▸ **What you need to do**
In the records below, find every line that contains "allows" and list it.

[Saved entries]
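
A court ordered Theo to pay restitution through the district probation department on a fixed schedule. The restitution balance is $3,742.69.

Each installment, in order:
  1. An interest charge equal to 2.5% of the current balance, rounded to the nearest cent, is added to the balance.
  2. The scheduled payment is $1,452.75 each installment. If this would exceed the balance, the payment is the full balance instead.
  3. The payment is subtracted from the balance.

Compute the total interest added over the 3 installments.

Installment 1: $3,742.69 +$93.57 interest = $3,836.26; pay $1,452.75 → $2,383.51
Installment 2: $2,383.51 +$59.59 interest = $2,443.10; pay $1,452.75 → $990.35
Installment 3: $990.35 +$24.76 interest = $1,015.11; pay $1,015.11 → $0.00
Total interest: $93.57 + $59.59 + $24.76 = $177.92

$177.92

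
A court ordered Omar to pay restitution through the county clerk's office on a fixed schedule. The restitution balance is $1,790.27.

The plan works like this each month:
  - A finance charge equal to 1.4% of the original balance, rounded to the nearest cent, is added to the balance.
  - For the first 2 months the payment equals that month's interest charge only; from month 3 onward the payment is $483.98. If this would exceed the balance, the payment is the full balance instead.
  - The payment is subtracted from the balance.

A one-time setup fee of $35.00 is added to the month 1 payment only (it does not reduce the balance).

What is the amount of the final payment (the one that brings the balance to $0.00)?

Month 1: opening $1,790.27; interest $25.06 → $1,815.33; payment $25.06 (+ $35.00 fee); balance $1,790.27
Month 2: opening $1,790.27; interest $25.06 → $1,815.33; payment $25.06; balance $1,790.27
Month 3: opening $1,790.27; interest $25.06 → $1,815.33; payment $483.98; balance $1,331.35
Month 4: opening $1,331.35; interest $25.06 → $1,356.41; payment $483.98; balance $872.43
Month 5: opening $872.43; interest $25.06 → $897.49; payment $483.98; balance $413.51
Month 6: opening $413.51; interest $25.06 → $438.57; payment $438.57; balance $0.00

$438.57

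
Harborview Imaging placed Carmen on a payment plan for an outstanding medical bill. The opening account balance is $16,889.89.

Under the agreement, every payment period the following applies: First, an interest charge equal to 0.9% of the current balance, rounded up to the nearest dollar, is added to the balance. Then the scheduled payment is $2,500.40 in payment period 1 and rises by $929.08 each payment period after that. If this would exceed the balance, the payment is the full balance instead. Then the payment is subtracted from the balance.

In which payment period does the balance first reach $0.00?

# | Opening | Interest | Payment | End bal
1 | $16,889.89 | $153.00 | $2,500.40 | $14,542.49
2 | $14,542.49 | $131.00 | $3,429.48 | $11,244.01
3 | $11,244.01 | $102.00 | $4,358.56 | $6,987.45
4 | $6,987.45 | $63.00 | $5,287.64 | $1,762.81
5 | $1,762.81 | $16.00 | $1,778.81 | $0.00
Balance reaches $0.00 in payment period 5.

5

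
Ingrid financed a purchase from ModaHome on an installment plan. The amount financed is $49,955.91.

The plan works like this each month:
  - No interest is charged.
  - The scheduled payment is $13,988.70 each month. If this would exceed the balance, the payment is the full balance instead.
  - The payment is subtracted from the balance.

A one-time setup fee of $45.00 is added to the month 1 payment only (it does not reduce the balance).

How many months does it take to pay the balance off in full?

Month 1: opening $49,955.91; payment $13,988.70 (+ $45.00 fee); balance $35,967.21
Month 2: opening $35,967.21; payment $13,988.70; balance $21,978.51
Month 3: opening $21,978.51; payment $13,988.70; balance $7,989.81
Month 4: opening $7,989.81; payment $7,989.81; balance $0.00
Balance reaches $0.00 in month 4.

4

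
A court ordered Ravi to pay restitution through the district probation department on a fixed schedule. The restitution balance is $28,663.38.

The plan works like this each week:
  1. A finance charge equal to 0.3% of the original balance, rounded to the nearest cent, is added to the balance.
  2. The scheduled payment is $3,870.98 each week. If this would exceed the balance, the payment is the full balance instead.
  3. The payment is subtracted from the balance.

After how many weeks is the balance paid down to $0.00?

8

Week 1: opening $28,663.38; interest $85.99 → $28,749.37; payment $3,870.98; balance $24,878.39
Week 2: opening $24,878.39; interest $85.99 → $24,964.38; payment $3,870.98; balance $21,093.40
Week 3: opening $21,093.40; interest $85.99 → $21,179.39; payment $3,870.98; balance $17,308.41
Week 4: opening $17,308.41; interest $85.99 → $17,394.40; payment $3,870.98; balance $13,523.42
Week 5: opening $13,523.42; interest $85.99 → $13,609.41; payment $3,870.98; balance $9,738.43
Week 6: opening $9,738.43; interest $85.99 → $9,824.42; payment $3,870.98; balance $5,953.44
Week 7: opening $5,953.44; interest $85.99 → $6,039.43; payment $3,870.98; balance $2,168.45
Week 8: opening $2,168.45; interest $85.99 → $2,254.44; payment $2,254.44; balance $0.00
Balance reaches $0.00 in week 8.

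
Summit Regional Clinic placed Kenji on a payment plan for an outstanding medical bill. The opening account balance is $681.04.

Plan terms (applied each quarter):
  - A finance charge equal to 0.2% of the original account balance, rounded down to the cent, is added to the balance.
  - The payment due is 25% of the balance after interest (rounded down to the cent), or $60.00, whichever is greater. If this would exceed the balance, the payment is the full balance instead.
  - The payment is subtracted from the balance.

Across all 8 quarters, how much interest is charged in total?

Quarter 1: $681.04 +$1.36 interest = $682.40; pay $170.60 → $511.80
Quarter 2: $511.80 +$1.36 interest = $513.16; pay $128.29 → $384.87
Quarter 3: $384.87 +$1.36 interest = $386.23; pay $96.55 → $289.68
Quarter 4: $289.68 +$1.36 interest = $291.04; pay $72.76 → $218.28
Quarter 5: $218.28 +$1.36 interest = $219.64; pay $60.00 → $159.64
Quarter 6: $159.64 +$1.36 interest = $161.00; pay $60.00 → $101.00
Quarter 7: $101.00 +$1.36 interest = $102.36; pay $60.00 → $42.36
Quarter 8: $42.36 +$1.36 interest = $43.72; pay $43.72 → $0.00
Total interest: $1.36 + $1.36 + $1.36 + $1.36 + $1.36 + $1.36 + $1.36 + $1.36 = $10.88

$10.88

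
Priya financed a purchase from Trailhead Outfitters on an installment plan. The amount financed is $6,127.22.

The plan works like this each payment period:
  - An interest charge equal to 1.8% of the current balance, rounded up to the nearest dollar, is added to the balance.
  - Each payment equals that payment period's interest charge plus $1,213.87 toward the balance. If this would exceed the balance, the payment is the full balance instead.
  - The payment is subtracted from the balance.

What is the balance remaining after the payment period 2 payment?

Payment period 1: opening $6,127.22; interest $111.00 → $6,238.22; payment $1,324.87; balance $4,913.35
Payment period 2: opening $4,913.35; interest $89.00 → $5,002.35; payment $1,302.87; balance $3,699.48

$3,699.48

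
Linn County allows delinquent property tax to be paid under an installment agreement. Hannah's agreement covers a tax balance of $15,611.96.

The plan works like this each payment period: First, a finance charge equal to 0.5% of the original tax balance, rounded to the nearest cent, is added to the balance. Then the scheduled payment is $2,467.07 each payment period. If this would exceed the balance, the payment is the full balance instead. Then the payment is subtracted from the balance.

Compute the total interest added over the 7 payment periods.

$546.42

Payment period 1: opening $15,611.96; interest $78.06 → $15,690.02; payment $2,467.07; balance $13,222.95
Payment period 2: opening $13,222.95; interest $78.06 → $13,301.01; payment $2,467.07; balance $10,833.94
Payment period 3: opening $10,833.94; interest $78.06 → $10,912.00; payment $2,467.07; balance $8,444.93
Payment period 4: opening $8,444.93; interest $78.06 → $8,522.99; payment $2,467.07; balance $6,055.92
Payment period 5: opening $6,055.92; interest $78.06 → $6,133.98; payment $2,467.07; balance $3,666.91
Payment period 6: opening $3,666.91; interest $78.06 → $3,744.97; payment $2,467.07; balance $1,277.90
Payment period 7: opening $1,277.90; interest $78.06 → $1,355.96; payment $1,355.96; balance $0.00
Total interest: $78.06 + $78.06 + $78.06 + $78.06 + $78.06 + $78.06 + $78.06 = $546.42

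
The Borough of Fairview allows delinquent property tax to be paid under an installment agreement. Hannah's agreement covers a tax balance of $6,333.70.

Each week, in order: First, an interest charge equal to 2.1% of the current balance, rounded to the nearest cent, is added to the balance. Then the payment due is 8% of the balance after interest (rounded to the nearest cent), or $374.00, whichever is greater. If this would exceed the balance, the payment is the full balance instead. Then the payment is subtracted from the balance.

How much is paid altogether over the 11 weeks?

Week 1: opening $6,333.70; interest $133.01 → $6,466.71; payment $517.34; balance $5,949.37
Week 2: opening $5,949.37; interest $124.94 → $6,074.31; payment $485.94; balance $5,588.37
Week 3: opening $5,588.37; interest $117.36 → $5,705.73; payment $456.46; balance $5,249.27
Week 4: opening $5,249.27; interest $110.23 → $5,359.50; payment $428.76; balance $4,930.74
Week 5: opening $4,930.74; interest $103.55 → $5,034.29; payment $402.74; balance $4,631.55
Week 6: opening $4,631.55; interest $97.26 → $4,728.81; payment $378.30; balance $4,350.51
Week 7: opening $4,350.51; interest $91.36 → $4,441.87; payment $374.00; balance $4,067.87
Week 8: opening $4,067.87; interest $85.43 → $4,153.30; payment $374.00; balance $3,779.30
Week 9: opening $3,779.30; interest $79.37 → $3,858.67; payment $374.00; balance $3,484.67
Week 10: opening $3,484.67; interest $73.18 → $3,557.85; payment $374.00; balance $3,183.85
Week 11: opening $3,183.85; interest $66.86 → $3,250.71; payment $374.00; balance $2,876.71
Total paid: $4,539.54

$4,539.54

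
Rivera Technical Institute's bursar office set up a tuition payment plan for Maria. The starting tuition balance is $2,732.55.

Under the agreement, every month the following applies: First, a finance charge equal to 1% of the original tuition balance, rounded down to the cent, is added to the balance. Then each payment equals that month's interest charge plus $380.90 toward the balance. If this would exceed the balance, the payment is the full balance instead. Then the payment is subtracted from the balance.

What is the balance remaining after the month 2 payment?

$1,970.75

Month 1: $2,732.55 +$27.32 interest = $2,759.87; pay $408.22 → $2,351.65
Month 2: $2,351.65 +$27.32 interest = $2,378.97; pay $408.22 → $1,970.75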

▸ **Solution to the problem**
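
Linn County allows delinquent property tax to be paid under an installment agreement. Hannah's agreement covers a tax balance of $15,611.96.
The Borough of Fairview allows delinquent property tax to be paid under an installment agreement. Hannah's agreement covers a tax balance of $6,333.70.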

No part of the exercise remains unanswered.